:: SUPPLIED RECORDS ::

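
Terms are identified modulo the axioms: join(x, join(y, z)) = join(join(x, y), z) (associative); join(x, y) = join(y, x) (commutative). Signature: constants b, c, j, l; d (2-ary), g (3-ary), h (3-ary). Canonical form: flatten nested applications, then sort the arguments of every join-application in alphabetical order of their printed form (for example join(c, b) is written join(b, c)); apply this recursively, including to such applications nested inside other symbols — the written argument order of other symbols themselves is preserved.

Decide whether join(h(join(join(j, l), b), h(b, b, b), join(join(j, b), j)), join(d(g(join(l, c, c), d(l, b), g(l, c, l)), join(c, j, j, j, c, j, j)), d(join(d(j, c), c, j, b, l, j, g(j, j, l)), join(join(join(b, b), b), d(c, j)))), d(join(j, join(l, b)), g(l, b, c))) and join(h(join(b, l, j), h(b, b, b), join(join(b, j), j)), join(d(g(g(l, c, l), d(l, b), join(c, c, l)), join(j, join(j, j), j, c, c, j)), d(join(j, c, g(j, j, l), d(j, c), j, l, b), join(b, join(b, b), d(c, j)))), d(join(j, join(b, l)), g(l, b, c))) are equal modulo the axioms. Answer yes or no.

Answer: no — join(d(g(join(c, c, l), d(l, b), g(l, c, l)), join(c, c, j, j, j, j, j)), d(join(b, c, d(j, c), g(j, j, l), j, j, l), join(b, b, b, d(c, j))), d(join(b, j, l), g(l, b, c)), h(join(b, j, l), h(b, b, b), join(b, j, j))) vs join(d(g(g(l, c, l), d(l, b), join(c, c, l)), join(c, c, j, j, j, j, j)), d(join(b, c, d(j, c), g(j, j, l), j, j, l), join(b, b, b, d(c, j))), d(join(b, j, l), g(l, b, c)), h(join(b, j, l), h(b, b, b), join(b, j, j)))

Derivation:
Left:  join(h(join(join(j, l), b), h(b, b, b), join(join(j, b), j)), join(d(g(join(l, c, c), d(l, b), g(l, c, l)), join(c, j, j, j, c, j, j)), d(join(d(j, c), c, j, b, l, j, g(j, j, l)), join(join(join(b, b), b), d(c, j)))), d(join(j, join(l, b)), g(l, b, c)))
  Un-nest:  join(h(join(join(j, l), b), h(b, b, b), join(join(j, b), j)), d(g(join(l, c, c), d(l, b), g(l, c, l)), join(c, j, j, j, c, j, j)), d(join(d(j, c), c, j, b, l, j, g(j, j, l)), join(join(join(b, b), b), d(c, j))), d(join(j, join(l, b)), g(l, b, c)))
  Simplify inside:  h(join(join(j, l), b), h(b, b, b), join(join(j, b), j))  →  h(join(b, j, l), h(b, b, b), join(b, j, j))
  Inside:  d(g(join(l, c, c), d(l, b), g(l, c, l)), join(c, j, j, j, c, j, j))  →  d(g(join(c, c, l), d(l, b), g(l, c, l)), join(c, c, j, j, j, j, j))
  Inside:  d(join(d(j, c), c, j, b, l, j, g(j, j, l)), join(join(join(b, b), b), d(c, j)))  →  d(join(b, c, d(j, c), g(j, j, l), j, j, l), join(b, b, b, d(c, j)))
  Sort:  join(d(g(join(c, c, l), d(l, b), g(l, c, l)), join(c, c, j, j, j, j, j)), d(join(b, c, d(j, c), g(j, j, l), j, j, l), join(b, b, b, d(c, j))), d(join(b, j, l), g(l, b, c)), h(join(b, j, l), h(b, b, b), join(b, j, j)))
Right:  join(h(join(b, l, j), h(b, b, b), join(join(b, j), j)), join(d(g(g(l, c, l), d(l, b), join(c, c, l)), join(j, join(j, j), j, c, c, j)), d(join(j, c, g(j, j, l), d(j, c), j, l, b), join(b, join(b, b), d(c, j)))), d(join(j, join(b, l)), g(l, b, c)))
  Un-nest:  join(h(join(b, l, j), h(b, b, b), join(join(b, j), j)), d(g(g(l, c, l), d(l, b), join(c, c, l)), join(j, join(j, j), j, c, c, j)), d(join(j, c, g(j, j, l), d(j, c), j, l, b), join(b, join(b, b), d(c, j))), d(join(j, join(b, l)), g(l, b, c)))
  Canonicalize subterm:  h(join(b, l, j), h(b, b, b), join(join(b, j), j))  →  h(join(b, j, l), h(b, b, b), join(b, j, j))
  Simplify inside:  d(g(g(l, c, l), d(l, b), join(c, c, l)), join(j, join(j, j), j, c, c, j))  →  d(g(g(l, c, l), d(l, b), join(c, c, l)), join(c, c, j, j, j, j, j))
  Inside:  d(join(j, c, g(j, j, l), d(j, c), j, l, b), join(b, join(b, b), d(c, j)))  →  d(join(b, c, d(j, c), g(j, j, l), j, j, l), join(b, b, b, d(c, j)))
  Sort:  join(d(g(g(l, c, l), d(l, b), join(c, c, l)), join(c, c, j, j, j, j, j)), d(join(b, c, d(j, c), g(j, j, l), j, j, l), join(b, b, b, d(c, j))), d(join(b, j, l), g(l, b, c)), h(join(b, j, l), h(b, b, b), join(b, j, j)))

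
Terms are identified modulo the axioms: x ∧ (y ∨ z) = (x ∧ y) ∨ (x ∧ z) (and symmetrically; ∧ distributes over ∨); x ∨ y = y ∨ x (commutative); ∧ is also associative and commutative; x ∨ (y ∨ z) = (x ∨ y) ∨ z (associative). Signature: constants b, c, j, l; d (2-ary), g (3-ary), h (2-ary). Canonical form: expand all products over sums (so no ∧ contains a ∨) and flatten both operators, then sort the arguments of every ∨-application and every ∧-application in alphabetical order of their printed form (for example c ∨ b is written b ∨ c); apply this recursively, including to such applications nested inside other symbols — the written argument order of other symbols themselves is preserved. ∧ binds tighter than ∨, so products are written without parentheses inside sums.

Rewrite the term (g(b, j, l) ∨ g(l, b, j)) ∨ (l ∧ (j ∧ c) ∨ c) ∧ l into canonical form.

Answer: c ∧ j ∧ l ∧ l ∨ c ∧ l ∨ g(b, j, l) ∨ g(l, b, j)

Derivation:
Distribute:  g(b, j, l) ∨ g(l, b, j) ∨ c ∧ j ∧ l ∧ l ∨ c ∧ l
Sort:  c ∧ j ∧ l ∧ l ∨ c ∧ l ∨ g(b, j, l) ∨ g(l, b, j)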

:::

WORK TASK:
Set down all of the entries again, keeping every line exactly as it is.

FINAL ANSWER:
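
Terms are identified modulo the axioms: join(x, join(y, z)) = join(join(x, y), z) (associative); join(x, y) = join(y, x) (commutative). Signature: constants b, c, j, l; d (2-ary), g (3-ary), h (3-ary). Canonical form: flatten nested applications, then sort the arguments of every join-application in alphabetical order of their printed form (for example join(c, b) is written join(b, c)); apply this recursively, including to such applications nested inside other symbols — the written argument order of other symbols themselves is preserved.

Decide whether join(h(join(join(j, l), b), h(b, b, b), join(join(j, b), j)), join(d(g(join(l, c, c), d(l, b), g(l, c, l)), join(c, j, j, j, c, j, j)), d(join(d(j, c), c, j, b, l, j, g(j, j, l)), join(join(join(b, b), b), d(c, j)))), d(join(j, join(l, b)), g(l, b, c))) and join(h(join(b, l, j), h(b, b, b), join(join(b, j), j)), join(d(g(g(l, c, l), d(l, b), join(c, c, l)), join(j, join(j, j), j, c, c, j)), d(join(j, c, g(j, j, l), d(j, c), j, l, b), join(b, join(b, b), d(c, j)))), d(join(j, join(b, l)), g(l, b, c))) are equal modulo the axioms. Answer yes or no.

Answer: no — join(d(g(join(c, c, l), d(l, b), g(l, c, l)), join(c, c, j, j, j, j, j)), d(join(b, c, d(j, c), g(j, j, l), j, j, l), join(b, b, b, d(c, j))), d(join(b, j, l), g(l, b, c)), h(join(b, j, l), h(b, b, b), join(b, j, j))) vs join(d(g(g(l, c, l), d(l, b), join(c, c, l)), join(c, c, j, j, j, j, j)), d(join(b, c, d(j, c), g(j, j, l), j, j, l), join(b, b, b, d(c, j))), d(join(b, j, l), g(l, b, c)), h(join(b, j, l), h(b, b, b), join(b, j, j)))

Derivation:
Left:  join(h(join(join(j, l), b), h(b, b, b), join(join(j, b), j)), join(d(g(join(l, c, c), d(l, b), g(l, c, l)), join(c, j, j, j, c, j, j)), d(join(d(j, c), c, j, b, l, j, g(j, j, l)), join(join(join(b, b), b), d(c, j)))), d(join(j, join(l, b)), g(l, b, c)))
  Un-nest:  join(h(join(join(j, l), b), h(b, b, b), join(join(j, b), j)), d(g(join(l, c, c), d(l, b), g(l, c, l)), join(c, j, j, j, c, j, j)), d(join(d(j, c), c, j, b, l, j, g(j, j, l)), join(join(join(b, b), b), d(c, j))), d(join(j, join(l, b)), g(l, b, c)))
  Simplify inside:  h(join(join(j, l), b), h(b, b, b), join(join(j, b), j))  →  h(join(b, j, l), h(b, b, b), join(b, j, j))
  Inside:  d(g(join(l, c, c), d(l, b), g(l, c, l)), join(c, j, j, j, c, j, j))  →  d(g(join(c, c, l), d(l, b), g(l, c, l)), join(c, c, j, j, j, j, j))
  Inside:  d(join(d(j, c), c, j, b, l, j, g(j, j, l)), join(join(join(b, b), b), d(c, j)))  →  d(join(b, c, d(j, c), g(j, j, l), j, j, l), join(b, b, b, d(c, j)))
  Sort:  join(d(g(join(c, c, l), d(l, b), g(l, c, l)), join(c, c, j, j, j, j, j)), d(join(b, c, d(j, c), g(j, j, l), j, j, l), join(b, b, b, d(c, j))), d(join(b, j, l), g(l, b, c)), h(join(b, j, l), h(b, b, b), join(b, j, j)))
Right:  join(h(join(b, l, j), h(b, b, b), join(join(b, j), j)), join(d(g(g(l, c, l), d(l, b), join(c, c, l)), join(j, join(j, j), j, c, c, j)), d(join(j, c, g(j, j, l), d(j, c), j, l, b), join(b, join(b, b), d(c, j)))), d(join(j, join(b, l)), g(l, b, c)))
  Un-nest:  join(h(join(b, l, j), h(b, b, b), join(join(b, j), j)), d(g(g(l, c, l), d(l, b), join(c, c, l)), join(j, join(j, j), j, c, c, j)), d(join(j, c, g(j, j, l), d(j, c), j, l, b), join(b, join(b, b), d(c, j))), d(join(j, join(b, l)), g(l, b, c)))
  Canonicalize subterm:  h(join(b, l, j), h(b, b, b), join(join(b, j), j))  →  h(join(b, j, l), h(b, b, b), join(b, j, j))
  Simplify inside:  d(g(g(l, c, l), d(l, b), join(c, c, l)), join(j, join(j, j), j, c, c, j))  →  d(g(g(l, c, l), d(l, b), join(c, c, l)), join(c, c, j, j, j, j, j))
  Inside:  d(join(j, c, g(j, j, l), d(j, c), j, l, b), join(b, join(b, b), d(c, j)))  →  d(join(b, c, d(j, c), g(j, j, l), j, j, l), join(b, b, b, d(c, j)))
  Sort:  join(d(g(g(l, c, l), d(l, b), join(c, c, l)), join(c, c, j, j, j, j, j)), d(join(b, c, d(j, c), g(j, j, l), j, j, l), join(b, b, b, d(c, j))), d(join(b, j, l), g(l, b, c)), h(join(b, j, l), h(b, b, b), join(b, j, j)))

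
Terms are identified modulo the axioms: x ∧ (y ∨ z) = (x ∧ y) ∨ (x ∧ z) (and symmetrically; ∧ distributes over ∨); x ∨ y = y ∨ x (commutative); ∧ is also associative and commutative; x ∨ (y ∨ z) = (x ∨ y) ∨ z (associative). Signature: constants b, c, j, l; d (2-ary), g (3-ary), h (2-ary). Canonical form: expand all products over sums (so no ∧ contains a ∨) and flatten both operators, then sort the arguments of every ∨-application and every ∧-application in alphabetical order of their printed form (for example c ∨ b is written b ∨ c); apply this recursively, including to such applications nested inside other symbols — the written argument order of other symbols themselves is preserved. ∧ binds tighter than ∨, so products are written without parentheses inside sums.

Rewrite the term (g(b, j, l) ∨ g(l, b, j)) ∨ (l ∧ (j ∧ c) ∨ c) ∧ l into canonical form.

Answer: c ∧ j ∧ l ∧ l ∨ c ∧ l ∨ g(b, j, l) ∨ g(l, b, j)

Derivation:
Distribute:  g(b, j, l) ∨ g(l, b, j) ∨ c ∧ j ∧ l ∧ l ∨ c ∧ l
Sort:  c ∧ j ∧ l ∧ l ∨ c ∧ l ∨ g(b, j, l) ∨ g(l, b, j)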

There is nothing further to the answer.